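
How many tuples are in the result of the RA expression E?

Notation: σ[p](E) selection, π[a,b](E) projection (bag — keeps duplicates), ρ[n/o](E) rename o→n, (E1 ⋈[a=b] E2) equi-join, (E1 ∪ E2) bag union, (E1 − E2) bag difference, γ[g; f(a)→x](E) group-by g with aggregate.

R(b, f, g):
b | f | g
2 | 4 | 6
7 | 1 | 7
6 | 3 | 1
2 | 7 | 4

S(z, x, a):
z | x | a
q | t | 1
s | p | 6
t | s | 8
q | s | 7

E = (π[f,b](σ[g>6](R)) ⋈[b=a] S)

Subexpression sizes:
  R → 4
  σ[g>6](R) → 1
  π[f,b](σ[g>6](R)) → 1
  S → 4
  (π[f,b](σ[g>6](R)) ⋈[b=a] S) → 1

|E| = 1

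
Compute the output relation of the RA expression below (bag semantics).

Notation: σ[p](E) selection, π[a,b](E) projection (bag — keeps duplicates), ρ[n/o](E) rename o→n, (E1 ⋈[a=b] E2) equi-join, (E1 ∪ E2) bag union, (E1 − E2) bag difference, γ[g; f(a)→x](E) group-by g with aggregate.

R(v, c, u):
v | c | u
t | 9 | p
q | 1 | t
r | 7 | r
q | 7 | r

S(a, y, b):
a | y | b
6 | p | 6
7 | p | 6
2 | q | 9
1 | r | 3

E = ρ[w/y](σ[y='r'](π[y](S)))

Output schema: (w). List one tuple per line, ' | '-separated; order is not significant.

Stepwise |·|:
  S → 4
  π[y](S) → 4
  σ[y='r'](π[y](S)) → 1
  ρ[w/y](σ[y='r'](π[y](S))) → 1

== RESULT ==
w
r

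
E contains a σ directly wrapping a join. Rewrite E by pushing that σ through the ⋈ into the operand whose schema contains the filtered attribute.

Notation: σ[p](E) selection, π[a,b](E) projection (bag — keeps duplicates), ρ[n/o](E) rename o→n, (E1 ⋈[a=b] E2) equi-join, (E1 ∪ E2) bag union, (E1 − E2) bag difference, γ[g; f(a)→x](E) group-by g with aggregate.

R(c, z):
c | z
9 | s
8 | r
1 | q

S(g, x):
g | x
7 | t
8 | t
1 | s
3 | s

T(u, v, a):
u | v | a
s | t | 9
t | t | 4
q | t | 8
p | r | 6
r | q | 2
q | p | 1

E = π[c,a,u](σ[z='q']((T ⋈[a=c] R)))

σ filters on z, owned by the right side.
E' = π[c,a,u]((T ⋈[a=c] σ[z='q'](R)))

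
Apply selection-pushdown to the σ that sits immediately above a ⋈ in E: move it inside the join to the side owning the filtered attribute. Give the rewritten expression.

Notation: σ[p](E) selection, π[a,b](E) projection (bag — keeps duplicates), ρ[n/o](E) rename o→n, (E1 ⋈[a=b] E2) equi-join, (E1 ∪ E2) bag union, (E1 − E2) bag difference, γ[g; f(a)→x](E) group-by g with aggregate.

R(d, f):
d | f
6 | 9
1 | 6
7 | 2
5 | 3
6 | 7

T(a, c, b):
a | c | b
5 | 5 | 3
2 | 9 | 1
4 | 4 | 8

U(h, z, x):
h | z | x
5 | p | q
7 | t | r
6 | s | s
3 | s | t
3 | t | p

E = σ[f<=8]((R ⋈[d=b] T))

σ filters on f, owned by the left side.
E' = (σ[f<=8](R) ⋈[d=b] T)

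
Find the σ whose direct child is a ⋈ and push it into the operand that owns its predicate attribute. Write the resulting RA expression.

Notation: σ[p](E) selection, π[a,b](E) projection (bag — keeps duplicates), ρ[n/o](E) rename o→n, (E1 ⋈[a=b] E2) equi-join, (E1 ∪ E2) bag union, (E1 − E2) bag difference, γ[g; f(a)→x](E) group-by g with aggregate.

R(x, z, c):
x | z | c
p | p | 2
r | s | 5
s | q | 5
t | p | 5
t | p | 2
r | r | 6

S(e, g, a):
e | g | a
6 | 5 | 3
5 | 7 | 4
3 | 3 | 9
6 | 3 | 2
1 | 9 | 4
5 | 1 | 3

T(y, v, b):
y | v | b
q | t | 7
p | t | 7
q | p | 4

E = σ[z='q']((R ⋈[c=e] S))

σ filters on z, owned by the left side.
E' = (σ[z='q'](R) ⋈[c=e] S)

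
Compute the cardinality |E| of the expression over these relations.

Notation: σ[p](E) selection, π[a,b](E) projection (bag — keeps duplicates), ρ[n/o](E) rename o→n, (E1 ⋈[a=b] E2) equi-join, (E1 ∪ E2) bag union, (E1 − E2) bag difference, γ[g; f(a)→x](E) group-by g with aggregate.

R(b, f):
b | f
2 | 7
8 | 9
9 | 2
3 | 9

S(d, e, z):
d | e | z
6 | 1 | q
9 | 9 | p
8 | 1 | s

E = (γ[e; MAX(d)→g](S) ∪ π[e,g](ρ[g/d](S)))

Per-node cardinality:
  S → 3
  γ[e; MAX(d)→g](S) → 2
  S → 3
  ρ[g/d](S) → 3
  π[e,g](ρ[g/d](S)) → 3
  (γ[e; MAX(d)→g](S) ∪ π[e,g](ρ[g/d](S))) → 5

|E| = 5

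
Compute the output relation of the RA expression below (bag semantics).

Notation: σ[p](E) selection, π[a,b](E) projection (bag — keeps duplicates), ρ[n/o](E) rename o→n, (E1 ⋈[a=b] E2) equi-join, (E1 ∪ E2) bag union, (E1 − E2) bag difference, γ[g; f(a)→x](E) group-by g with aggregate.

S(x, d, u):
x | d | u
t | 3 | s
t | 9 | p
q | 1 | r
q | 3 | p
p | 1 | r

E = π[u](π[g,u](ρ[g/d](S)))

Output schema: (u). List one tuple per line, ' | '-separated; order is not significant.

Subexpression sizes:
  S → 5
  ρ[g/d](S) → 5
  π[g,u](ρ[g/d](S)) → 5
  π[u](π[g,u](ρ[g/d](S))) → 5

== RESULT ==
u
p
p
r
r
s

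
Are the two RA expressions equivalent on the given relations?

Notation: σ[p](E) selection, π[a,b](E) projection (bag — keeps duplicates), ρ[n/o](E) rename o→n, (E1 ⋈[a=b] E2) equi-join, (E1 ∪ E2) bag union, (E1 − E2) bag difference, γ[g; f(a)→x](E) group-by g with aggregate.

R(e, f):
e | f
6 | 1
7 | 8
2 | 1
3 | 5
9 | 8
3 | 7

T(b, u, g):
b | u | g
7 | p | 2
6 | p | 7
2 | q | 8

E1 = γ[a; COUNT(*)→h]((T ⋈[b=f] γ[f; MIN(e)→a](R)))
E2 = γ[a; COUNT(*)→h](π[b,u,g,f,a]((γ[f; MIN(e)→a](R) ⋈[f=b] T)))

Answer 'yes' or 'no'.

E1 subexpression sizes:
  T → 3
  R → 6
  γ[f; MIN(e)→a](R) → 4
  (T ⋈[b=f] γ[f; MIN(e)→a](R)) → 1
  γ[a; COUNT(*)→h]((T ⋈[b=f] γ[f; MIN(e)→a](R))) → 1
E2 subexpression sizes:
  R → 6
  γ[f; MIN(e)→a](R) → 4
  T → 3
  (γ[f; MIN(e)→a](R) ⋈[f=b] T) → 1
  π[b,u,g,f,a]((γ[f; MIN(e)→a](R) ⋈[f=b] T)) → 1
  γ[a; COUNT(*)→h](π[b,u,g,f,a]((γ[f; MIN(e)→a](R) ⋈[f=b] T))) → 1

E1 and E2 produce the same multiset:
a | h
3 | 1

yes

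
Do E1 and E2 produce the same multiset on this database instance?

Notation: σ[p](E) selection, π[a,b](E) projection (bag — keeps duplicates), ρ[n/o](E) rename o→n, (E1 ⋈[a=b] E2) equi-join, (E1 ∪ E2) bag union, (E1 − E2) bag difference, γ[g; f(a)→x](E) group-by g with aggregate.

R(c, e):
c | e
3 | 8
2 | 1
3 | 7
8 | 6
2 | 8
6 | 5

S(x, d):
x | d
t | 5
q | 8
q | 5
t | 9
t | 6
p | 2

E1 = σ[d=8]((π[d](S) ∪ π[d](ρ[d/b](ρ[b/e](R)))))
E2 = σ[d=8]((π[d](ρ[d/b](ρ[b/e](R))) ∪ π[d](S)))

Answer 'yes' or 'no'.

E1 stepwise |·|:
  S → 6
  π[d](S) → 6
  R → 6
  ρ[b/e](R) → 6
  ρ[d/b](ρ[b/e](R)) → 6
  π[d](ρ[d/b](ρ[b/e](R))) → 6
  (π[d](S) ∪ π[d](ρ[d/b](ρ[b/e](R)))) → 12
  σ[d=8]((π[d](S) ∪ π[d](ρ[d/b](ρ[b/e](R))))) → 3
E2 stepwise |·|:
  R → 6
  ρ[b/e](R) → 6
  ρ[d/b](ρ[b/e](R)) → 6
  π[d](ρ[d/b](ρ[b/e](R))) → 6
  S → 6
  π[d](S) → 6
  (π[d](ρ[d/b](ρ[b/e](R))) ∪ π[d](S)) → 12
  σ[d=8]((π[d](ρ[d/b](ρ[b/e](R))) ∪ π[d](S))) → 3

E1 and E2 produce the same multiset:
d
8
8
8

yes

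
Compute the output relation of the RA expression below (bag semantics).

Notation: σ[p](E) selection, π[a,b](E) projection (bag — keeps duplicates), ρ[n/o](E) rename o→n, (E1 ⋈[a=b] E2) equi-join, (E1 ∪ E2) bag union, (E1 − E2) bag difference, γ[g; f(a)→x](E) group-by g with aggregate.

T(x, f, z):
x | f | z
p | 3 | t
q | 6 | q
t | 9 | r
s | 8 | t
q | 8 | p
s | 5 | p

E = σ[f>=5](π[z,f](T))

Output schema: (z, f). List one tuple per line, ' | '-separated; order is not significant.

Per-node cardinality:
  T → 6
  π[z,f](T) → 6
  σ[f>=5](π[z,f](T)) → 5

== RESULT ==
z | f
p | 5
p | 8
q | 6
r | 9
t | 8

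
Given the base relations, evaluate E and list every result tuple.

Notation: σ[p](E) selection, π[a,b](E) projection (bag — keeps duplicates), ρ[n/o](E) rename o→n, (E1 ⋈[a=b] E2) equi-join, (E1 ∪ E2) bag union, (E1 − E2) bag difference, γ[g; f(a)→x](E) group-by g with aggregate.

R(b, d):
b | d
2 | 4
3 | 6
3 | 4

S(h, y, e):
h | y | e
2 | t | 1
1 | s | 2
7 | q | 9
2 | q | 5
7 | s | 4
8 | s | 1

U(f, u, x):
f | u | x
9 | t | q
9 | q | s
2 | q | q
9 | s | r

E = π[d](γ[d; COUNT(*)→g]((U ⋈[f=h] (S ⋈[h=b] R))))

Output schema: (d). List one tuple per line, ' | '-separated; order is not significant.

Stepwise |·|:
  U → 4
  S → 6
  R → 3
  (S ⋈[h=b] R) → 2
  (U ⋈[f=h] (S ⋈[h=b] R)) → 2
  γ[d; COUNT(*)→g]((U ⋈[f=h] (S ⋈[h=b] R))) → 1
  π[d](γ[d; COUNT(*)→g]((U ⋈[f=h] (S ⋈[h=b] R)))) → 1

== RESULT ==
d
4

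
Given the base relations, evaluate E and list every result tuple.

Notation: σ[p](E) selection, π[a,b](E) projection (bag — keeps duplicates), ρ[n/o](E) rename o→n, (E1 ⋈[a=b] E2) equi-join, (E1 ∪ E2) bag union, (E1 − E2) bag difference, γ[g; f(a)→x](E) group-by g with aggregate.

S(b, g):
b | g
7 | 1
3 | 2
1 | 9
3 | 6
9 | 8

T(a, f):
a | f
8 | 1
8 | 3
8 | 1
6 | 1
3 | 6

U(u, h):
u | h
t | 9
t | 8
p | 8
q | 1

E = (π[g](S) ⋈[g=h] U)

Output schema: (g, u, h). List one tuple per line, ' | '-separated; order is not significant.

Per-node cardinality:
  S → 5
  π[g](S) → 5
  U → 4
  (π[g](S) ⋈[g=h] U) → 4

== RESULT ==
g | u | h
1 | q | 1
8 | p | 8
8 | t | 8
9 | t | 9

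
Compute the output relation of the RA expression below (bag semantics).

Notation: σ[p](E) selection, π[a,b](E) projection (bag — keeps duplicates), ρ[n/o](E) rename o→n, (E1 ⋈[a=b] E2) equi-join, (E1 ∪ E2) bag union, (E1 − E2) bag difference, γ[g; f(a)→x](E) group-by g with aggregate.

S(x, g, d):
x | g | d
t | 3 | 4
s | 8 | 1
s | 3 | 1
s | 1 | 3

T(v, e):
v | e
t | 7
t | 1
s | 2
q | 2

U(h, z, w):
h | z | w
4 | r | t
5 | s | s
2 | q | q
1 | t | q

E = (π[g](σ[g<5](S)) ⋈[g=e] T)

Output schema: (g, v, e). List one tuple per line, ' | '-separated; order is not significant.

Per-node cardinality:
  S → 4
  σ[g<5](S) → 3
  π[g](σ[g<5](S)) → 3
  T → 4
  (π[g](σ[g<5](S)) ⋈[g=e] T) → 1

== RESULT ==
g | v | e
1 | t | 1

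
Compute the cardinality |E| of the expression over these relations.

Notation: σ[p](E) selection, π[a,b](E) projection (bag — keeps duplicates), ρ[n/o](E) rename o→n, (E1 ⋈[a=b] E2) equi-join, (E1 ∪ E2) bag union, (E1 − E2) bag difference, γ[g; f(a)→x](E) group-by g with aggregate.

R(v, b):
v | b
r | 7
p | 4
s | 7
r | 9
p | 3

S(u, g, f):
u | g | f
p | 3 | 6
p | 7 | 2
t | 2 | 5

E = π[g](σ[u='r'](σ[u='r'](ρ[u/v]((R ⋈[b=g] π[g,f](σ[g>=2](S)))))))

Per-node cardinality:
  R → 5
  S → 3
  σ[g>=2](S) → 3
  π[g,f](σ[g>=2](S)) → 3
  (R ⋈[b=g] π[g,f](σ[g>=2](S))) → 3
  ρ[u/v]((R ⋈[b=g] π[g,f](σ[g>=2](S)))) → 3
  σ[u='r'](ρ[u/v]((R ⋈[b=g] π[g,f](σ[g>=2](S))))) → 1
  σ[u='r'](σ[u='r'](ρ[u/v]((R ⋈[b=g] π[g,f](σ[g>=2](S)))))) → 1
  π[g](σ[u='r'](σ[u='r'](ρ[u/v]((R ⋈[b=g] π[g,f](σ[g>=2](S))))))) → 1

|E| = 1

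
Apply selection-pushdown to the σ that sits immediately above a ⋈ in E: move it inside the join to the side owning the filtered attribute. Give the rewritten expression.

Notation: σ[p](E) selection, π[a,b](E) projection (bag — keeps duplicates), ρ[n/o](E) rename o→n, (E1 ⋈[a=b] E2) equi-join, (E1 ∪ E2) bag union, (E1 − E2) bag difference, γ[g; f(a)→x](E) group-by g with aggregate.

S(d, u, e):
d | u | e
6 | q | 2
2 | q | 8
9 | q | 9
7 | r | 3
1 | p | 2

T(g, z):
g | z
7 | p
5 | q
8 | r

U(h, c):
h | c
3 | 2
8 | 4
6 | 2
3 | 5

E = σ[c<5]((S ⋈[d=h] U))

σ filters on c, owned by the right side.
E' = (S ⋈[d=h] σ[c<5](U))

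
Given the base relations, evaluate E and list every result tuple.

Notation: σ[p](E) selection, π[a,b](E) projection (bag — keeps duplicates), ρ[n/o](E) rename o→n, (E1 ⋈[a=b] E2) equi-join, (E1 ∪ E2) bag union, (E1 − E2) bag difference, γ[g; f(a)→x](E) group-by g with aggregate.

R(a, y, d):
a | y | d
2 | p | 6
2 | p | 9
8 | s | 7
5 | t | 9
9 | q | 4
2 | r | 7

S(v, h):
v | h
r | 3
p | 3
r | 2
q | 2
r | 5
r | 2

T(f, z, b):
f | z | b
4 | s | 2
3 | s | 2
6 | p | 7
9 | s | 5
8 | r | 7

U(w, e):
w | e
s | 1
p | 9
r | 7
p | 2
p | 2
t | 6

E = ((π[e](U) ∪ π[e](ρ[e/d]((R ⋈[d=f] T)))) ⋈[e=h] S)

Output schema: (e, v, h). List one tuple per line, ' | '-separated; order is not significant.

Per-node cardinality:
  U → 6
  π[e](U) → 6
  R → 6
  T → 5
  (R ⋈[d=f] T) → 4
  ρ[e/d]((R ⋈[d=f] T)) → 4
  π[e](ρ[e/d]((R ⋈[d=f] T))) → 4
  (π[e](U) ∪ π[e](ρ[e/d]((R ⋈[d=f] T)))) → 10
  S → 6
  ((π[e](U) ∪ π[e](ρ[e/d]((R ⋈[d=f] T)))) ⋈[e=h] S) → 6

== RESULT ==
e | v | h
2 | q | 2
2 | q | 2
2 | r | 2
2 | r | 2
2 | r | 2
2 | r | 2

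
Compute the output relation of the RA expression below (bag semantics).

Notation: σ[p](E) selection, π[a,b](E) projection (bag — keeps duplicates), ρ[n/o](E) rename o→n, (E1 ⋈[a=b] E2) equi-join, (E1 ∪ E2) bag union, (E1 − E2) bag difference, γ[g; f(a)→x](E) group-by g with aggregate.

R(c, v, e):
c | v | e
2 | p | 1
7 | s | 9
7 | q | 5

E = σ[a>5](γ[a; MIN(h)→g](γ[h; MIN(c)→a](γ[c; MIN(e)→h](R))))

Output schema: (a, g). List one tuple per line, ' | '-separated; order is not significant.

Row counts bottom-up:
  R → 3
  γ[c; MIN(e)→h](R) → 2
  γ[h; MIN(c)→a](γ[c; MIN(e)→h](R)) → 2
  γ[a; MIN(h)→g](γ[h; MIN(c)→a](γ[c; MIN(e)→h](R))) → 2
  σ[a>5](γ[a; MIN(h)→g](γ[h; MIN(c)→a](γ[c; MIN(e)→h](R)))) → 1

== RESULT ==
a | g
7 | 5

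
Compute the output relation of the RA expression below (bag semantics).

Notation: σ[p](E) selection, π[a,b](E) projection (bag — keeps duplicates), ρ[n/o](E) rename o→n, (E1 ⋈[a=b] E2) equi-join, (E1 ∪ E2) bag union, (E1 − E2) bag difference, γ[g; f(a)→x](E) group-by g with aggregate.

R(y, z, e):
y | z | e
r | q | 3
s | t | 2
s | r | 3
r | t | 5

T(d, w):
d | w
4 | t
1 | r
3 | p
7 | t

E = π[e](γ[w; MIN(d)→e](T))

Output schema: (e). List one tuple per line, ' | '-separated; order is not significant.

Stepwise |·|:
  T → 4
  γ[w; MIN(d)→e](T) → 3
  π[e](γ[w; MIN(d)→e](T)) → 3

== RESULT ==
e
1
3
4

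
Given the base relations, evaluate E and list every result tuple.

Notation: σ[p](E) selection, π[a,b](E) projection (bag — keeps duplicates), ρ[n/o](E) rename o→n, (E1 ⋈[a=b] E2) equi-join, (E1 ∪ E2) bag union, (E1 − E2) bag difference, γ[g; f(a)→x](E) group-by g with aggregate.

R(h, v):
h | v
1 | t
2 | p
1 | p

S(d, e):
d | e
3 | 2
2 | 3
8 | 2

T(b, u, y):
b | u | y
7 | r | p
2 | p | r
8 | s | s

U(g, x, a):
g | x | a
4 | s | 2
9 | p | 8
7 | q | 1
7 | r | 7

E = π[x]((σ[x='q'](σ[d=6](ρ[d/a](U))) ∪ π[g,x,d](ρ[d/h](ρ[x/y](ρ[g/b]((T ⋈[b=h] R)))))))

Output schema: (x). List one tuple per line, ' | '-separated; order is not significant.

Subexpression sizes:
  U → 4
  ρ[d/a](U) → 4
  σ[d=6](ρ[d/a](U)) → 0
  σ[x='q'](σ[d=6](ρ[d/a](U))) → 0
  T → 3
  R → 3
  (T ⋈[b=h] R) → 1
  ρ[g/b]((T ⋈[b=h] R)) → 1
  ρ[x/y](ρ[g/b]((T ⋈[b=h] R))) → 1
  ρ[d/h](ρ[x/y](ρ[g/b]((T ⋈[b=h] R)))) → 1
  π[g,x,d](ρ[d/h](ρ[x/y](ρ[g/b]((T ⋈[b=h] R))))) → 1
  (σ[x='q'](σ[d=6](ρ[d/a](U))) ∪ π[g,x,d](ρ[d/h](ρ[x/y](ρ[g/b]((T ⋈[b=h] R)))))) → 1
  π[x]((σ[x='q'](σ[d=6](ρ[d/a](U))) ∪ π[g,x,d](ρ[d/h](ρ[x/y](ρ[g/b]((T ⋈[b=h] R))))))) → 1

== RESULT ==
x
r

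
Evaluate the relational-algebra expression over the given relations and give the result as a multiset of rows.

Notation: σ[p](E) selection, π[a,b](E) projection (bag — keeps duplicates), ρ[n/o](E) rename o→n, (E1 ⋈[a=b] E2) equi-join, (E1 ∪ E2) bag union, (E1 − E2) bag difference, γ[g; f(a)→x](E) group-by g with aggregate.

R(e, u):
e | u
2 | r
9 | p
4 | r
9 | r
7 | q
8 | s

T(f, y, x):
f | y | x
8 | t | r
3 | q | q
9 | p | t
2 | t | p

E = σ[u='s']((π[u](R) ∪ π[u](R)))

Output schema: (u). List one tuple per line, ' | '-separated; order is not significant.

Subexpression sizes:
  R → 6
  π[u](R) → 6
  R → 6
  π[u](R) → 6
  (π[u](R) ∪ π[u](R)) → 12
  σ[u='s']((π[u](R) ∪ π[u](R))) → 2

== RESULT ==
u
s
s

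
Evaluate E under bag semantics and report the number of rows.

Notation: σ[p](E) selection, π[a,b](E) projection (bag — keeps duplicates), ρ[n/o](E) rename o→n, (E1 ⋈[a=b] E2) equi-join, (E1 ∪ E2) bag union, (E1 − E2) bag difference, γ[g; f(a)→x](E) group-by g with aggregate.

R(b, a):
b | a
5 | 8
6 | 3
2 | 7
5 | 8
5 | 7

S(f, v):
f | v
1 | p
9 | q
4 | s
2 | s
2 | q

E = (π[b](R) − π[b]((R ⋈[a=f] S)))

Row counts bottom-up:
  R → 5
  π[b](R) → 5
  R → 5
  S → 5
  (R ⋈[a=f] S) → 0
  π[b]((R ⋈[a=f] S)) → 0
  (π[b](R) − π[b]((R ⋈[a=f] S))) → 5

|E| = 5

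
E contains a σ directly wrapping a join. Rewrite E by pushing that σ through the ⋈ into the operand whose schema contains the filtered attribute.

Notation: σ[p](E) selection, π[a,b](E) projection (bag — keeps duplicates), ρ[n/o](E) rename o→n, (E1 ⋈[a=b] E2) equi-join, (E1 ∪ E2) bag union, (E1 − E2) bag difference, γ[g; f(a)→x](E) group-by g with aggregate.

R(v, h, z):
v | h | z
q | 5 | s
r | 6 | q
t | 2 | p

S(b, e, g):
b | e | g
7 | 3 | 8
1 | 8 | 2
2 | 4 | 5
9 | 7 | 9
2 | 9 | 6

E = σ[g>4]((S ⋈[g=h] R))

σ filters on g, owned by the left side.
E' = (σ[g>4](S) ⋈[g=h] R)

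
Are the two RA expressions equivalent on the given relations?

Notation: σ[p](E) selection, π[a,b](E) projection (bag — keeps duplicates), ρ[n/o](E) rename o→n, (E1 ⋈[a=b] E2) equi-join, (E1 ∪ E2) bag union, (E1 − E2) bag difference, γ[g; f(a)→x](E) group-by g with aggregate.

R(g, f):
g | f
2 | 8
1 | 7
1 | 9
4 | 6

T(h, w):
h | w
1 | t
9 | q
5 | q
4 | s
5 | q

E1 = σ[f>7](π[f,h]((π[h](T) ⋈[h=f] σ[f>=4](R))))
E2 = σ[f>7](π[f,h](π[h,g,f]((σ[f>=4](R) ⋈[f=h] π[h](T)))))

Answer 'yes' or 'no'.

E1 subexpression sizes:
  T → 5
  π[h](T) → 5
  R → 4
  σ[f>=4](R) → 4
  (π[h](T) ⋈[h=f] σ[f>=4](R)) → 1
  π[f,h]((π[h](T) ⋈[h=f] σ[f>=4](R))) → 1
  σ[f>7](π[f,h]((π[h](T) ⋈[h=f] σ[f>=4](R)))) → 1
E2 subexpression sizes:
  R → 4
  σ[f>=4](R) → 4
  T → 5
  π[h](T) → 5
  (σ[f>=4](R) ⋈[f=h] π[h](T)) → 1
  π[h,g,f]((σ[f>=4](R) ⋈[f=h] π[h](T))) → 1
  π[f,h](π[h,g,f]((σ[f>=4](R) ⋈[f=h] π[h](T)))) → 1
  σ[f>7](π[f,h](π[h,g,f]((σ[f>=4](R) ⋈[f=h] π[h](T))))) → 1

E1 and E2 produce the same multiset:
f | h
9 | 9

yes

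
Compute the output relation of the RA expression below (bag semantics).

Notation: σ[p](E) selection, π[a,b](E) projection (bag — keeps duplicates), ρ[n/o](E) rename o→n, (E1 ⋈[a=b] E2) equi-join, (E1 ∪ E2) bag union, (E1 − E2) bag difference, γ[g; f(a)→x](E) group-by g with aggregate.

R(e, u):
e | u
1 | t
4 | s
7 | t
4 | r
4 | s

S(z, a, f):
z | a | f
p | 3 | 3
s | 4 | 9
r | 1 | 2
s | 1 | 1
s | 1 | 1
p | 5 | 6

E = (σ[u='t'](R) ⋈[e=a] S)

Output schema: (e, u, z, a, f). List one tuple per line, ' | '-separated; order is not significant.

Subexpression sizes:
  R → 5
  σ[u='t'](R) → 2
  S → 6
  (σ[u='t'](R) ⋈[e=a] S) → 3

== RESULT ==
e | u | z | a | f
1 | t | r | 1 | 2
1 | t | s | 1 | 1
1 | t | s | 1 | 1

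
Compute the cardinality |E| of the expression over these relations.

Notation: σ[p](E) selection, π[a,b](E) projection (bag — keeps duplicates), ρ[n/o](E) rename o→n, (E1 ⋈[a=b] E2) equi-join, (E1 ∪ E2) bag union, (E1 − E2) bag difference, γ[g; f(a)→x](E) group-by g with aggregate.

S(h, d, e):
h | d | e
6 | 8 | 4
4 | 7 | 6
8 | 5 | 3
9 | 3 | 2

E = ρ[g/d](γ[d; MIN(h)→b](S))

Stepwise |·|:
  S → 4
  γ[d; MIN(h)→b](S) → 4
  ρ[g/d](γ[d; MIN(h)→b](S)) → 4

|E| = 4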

------------------------------------------------------------------------

__WHAT THE TASK REQUIRES__. The expected answer is a copy of each line in the records that holds the word "rows".

__EXERCISE RESPONSE__.
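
Evaluate the relational-algebra expression over the given relations and give the result as a multiset of rows.
Evaluate E under bag semantics and report the number of rows.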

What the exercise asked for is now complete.